Exercise: Where the records below show a line containing "t=7: W1 invokes #5 = pop()", start copying; end with the line containing "Events are the", and copy it too.

Data for review:
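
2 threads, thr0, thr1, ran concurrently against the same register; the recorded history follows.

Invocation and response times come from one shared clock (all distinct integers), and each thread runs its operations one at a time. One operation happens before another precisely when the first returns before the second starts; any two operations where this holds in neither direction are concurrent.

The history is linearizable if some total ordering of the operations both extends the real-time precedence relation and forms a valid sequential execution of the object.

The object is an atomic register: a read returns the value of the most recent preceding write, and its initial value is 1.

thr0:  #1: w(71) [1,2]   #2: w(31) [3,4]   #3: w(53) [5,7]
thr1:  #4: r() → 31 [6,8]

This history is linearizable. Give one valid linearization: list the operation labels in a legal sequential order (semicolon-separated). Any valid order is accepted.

after step 1 (#1 w(71)): value 71
after step 2 (#2 w(31)): value 31
after step 3 (#4 r() → 31): value 31
after step 4 (#3 w(53)): value 53

#1; #2; #4; #3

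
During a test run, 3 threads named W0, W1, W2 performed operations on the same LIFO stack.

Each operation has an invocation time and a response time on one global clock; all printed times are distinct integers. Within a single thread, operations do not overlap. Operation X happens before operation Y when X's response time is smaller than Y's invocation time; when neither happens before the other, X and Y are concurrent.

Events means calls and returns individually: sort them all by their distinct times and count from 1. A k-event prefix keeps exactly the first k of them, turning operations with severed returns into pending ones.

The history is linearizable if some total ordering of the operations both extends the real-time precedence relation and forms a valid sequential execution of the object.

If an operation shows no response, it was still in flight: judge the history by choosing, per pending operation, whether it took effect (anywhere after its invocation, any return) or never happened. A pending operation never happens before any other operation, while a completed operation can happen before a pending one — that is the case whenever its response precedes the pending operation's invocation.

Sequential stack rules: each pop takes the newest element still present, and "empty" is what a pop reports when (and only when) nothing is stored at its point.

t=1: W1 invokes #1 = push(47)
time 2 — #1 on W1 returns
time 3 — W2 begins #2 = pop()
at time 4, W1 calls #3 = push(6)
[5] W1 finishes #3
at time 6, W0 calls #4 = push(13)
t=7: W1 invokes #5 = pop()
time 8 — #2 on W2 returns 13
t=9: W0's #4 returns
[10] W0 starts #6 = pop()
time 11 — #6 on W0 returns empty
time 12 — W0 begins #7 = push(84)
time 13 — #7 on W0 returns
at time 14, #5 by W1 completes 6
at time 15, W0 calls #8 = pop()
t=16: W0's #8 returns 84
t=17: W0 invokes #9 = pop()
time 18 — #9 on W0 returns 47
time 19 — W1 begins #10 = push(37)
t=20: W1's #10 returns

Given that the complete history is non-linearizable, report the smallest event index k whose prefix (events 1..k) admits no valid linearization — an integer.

events 1..10 are linearizable; a witness order is #1, #3, #4, #2:
step 1: #1 push(47) — stack <47>
step 2: #3 push(6) — stack <47,6>
step 3: #4 push(13) — stack <47,6,13>
step 4: #2 pop() → 13 — stack <47,6>
at event 11 (#6's time-11 response) nothing linearizes any more
no escape via the 1 pending operation (#5): every completion choice fails
take #1, #2, #3, #4, #6 (pending dropped): step 2 already fails, because #2 pop() → 13 cannot occur there
take #1, #3, #2, #4, #6 (pending dropped): step 3 already fails, because #2 pop() → 13 cannot occur there

11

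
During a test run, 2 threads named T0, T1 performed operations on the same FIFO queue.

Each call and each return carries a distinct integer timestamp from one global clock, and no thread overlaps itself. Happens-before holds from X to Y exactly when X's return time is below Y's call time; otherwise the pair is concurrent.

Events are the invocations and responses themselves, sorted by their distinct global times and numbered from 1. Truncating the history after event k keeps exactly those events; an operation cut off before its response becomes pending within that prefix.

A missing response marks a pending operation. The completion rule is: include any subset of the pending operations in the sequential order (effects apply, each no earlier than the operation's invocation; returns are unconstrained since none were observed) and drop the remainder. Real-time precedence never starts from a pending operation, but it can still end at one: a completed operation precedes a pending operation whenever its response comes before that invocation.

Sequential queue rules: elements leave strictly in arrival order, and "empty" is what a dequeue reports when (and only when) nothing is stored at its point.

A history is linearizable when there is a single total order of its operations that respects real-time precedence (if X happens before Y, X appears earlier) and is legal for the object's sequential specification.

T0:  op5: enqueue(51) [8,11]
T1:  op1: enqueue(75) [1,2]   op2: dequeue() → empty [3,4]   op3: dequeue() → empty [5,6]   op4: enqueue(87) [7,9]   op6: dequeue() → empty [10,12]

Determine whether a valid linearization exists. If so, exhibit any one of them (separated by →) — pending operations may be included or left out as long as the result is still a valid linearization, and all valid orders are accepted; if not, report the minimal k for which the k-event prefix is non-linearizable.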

Response box:
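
t=7: W1 invokes #5 = pop()
time 8 — #2 on W2 returns 13
t=9: W0's #4 returns
[10] W0 starts #6 = pop()
time 11 — #6 on W0 returns empty
time 12 — W0 begins #7 = push(84)
time 13 — #7 on W0 returns
at time 14, #5 by W1 completes 6
at time 15, W0 calls #8 = pop()
t=16: W0's #8 returns 84
t=17: W0 invokes #9 = pop()
time 18 — #9 on W0 returns 47
time 19 — W1 begins #10 = push(37)
t=20: W1's #10 returns

Given that the complete history is non-linearizable, report the smallest event index k whose prefix (events 1..k) admits no valid linearization — an integer.

events 1..10 are linearizable; a witness order is #1, #3, #4, #2:
step 1: #1 push(47) — stack <47>
step 2: #3 push(6) — stack <47,6>
step 3: #4 push(13) — stack <47,6,13>
step 4: #2 pop() → 13 — stack <47,6>
at event 11 (#6's time-11 response) nothing linearizes any more
no escape via the 1 pending operation (#5): every completion choice fails
take #1, #2, #3, #4, #6 (pending dropped): step 2 already fails, because #2 pop() → 13 cannot occur there
take #1, #3, #2, #4, #6 (pending dropped): step 3 already fails, because #2 pop() → 13 cannot occur there

11

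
During a test run, 2 threads named T0, T1 performed operations on the same FIFO queue.

Each call and each return carries a distinct integer timestamp from one global clock, and no thread overlaps itself. Happens-before holds from X to Y exactly when X's return time is below Y's call time; otherwise the pair is concurrent.

Events are the invocations and responses themselves, sorted by their distinct global times and numbered from 1. Truncating the history after event k keeps exactly those events; an operation cut off before its response becomes pending within that prefix.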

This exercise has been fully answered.